* [HOW TO COMPLETE THIS TASK]:
Each line of the data should be duplicated precisely.

Content starts

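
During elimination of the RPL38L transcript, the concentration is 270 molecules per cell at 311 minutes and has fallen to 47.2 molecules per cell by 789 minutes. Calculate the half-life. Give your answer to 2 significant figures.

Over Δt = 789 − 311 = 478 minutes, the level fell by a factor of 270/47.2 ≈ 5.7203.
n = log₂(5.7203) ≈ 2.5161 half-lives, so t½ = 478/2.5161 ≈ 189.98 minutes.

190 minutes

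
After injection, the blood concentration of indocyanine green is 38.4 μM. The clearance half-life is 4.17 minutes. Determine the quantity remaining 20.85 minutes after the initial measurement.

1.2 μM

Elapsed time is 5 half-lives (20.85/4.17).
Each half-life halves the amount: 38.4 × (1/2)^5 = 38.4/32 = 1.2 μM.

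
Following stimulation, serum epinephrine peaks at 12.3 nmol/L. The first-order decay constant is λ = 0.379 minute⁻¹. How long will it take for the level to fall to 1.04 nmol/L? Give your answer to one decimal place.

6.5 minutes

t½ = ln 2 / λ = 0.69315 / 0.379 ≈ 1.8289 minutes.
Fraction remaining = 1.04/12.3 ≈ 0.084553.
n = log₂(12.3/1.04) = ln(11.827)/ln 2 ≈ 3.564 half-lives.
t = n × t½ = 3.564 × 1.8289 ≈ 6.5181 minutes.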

Content ends

* [OUTPUT]:
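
During elimination of the RPL38L transcript, the concentration is 270 molecules per cell at 311 minutes and has fallen to 47.2 molecules per cell by 789 minutes. Calculate the half-life. Give your answer to 2 significant figures.

Over Δt = 789 − 311 = 478 minutes, the level fell by a factor of 270/47.2 ≈ 5.7203.
n = log₂(5.7203) ≈ 2.5161 half-lives, so t½ = 478/2.5161 ≈ 189.98 minutes.

190 minutes

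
After injection, the blood concentration of indocyanine green is 38.4 μM. The clearance half-life is 4.17 minutes. Determine the quantity remaining 20.85 minutes after the initial measurement.

1.2 μM

Elapsed time is 5 half-lives (20.85/4.17).
Each half-life halves the amount: 38.4 × (1/2)^5 = 38.4/32 = 1.2 μM.

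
Following stimulation, serum epinephrine peaks at 12.3 nmol/L. The first-order decay constant is λ = 0.379 minute⁻¹. How long will it take for the level to fall to 1.04 nmol/L? Give your answer to one decimal place.

6.5 minutes

t½ = ln 2 / λ = 0.69315 / 0.379 ≈ 1.8289 minutes.
Fraction remaining = 1.04/12.3 ≈ 0.084553.
n = log₂(12.3/1.04) = ln(11.827)/ln 2 ≈ 3.564 half-lives.
t = n × t½ = 3.564 × 1.8289 ≈ 6.5181 minutes.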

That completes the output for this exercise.